▶ [Data provided]
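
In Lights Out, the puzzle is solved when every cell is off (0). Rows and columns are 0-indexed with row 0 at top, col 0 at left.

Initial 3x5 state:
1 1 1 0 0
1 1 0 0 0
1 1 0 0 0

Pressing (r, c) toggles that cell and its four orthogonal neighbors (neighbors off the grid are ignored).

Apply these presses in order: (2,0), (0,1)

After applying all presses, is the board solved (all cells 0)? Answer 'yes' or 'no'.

After press 1 at (2,0):
1 1 1 0 0
0 1 0 0 0
0 0 0 0 0

After press 2 at (0,1):
0 0 0 0 0
0 0 0 0 0
0 0 0 0 0

Lights still on: 0

Answer: yes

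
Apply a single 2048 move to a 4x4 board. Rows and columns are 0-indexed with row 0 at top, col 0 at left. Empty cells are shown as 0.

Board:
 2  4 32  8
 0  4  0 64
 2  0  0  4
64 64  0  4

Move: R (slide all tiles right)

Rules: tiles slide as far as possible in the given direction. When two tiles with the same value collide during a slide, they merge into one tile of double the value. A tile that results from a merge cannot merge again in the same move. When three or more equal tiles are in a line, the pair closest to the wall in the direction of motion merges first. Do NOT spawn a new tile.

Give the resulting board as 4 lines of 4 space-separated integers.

Slide right:
row 0: [2, 4, 32, 8] -> [2, 4, 32, 8]
row 1: [0, 4, 0, 64] -> [0, 0, 4, 64]
row 2: [2, 0, 0, 4] -> [0, 0, 2, 4]
row 3: [64, 64, 0, 4] -> [0, 0, 128, 4]

Answer:   2   4  32   8
  0   0   4  64
  0   0   2   4
  0   0 128   4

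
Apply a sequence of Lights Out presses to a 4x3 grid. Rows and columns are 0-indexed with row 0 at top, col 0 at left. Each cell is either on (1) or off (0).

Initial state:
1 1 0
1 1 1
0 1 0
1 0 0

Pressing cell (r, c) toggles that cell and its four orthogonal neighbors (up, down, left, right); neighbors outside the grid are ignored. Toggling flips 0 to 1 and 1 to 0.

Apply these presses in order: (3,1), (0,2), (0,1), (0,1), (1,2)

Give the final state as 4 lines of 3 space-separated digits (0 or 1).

After press 1 at (3,1):
1 1 0
1 1 1
0 0 0
0 1 1

After press 2 at (0,2):
1 0 1
1 1 0
0 0 0
0 1 1

After press 3 at (0,1):
0 1 0
1 0 0
0 0 0
0 1 1

After press 4 at (0,1):
1 0 1
1 1 0
0 0 0
0 1 1

After press 5 at (1,2):
1 0 0
1 0 1
0 0 1
0 1 1

Answer: 1 0 0
1 0 1
0 0 1
0 1 1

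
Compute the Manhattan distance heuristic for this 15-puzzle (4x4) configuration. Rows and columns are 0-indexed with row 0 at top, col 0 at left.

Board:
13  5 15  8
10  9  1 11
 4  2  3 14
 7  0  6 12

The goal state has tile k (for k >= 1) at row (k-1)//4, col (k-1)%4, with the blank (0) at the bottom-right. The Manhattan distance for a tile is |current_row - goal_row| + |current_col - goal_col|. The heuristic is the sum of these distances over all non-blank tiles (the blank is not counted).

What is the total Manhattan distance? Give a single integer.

Answer: 38

Derivation:
Tile 13: at (0,0), goal (3,0), distance |0-3|+|0-0| = 3
Tile 5: at (0,1), goal (1,0), distance |0-1|+|1-0| = 2
Tile 15: at (0,2), goal (3,2), distance |0-3|+|2-2| = 3
Tile 8: at (0,3), goal (1,3), distance |0-1|+|3-3| = 1
Tile 10: at (1,0), goal (2,1), distance |1-2|+|0-1| = 2
Tile 9: at (1,1), goal (2,0), distance |1-2|+|1-0| = 2
Tile 1: at (1,2), goal (0,0), distance |1-0|+|2-0| = 3
Tile 11: at (1,3), goal (2,2), distance |1-2|+|3-2| = 2
Tile 4: at (2,0), goal (0,3), distance |2-0|+|0-3| = 5
Tile 2: at (2,1), goal (0,1), distance |2-0|+|1-1| = 2
Tile 3: at (2,2), goal (0,2), distance |2-0|+|2-2| = 2
Tile 14: at (2,3), goal (3,1), distance |2-3|+|3-1| = 3
Tile 7: at (3,0), goal (1,2), distance |3-1|+|0-2| = 4
Tile 6: at (3,2), goal (1,1), distance |3-1|+|2-1| = 3
Tile 12: at (3,3), goal (2,3), distance |3-2|+|3-3| = 1
Sum: 3 + 2 + 3 + 1 + 2 + 2 + 3 + 2 + 5 + 2 + 2 + 3 + 4 + 3 + 1 = 38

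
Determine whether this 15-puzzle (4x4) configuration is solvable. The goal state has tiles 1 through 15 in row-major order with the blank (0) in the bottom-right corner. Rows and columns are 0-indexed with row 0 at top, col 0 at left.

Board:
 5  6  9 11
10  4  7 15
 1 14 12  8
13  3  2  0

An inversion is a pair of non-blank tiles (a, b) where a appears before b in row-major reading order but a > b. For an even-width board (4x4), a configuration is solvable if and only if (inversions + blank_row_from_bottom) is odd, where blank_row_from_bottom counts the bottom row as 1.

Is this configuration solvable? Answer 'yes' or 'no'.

Inversions: 53
Blank is in row 3 (0-indexed from top), which is row 1 counting from the bottom (bottom = 1).
53 + 1 = 54, which is even, so the puzzle is not solvable.

Answer: no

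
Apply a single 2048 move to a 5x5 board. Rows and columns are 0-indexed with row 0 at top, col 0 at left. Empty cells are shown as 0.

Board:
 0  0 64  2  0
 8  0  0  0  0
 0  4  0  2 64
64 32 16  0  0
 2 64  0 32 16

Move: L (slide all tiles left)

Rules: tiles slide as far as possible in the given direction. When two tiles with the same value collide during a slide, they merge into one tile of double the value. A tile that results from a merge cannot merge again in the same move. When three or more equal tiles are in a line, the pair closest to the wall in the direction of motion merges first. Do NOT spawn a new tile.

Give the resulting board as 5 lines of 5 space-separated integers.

Slide left:
row 0: [0, 0, 64, 2, 0] -> [64, 2, 0, 0, 0]
row 1: [8, 0, 0, 0, 0] -> [8, 0, 0, 0, 0]
row 2: [0, 4, 0, 2, 64] -> [4, 2, 64, 0, 0]
row 3: [64, 32, 16, 0, 0] -> [64, 32, 16, 0, 0]
row 4: [2, 64, 0, 32, 16] -> [2, 64, 32, 16, 0]

Answer: 64  2  0  0  0
 8  0  0  0  0
 4  2 64  0  0
64 32 16  0  0
 2 64 32 16  0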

▶ [What you need to do]
Exactly as written, please reproduce the lines from the first line of the data to the line containing "Apply these presses in order: (2,0), (0,1)", inclusive, and nothing else.

▶ [Solution for this task]
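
In Lights Out, the puzzle is solved when every cell is off (0). Rows and columns are 0-indexed with row 0 at top, col 0 at left.

Initial 3x5 state:
1 1 1 0 0
1 1 0 0 0
1 1 0 0 0

Pressing (r, c) toggles that cell and its four orthogonal neighbors (neighbors off the grid are ignored).

Apply these presses in order: (2,0), (0,1)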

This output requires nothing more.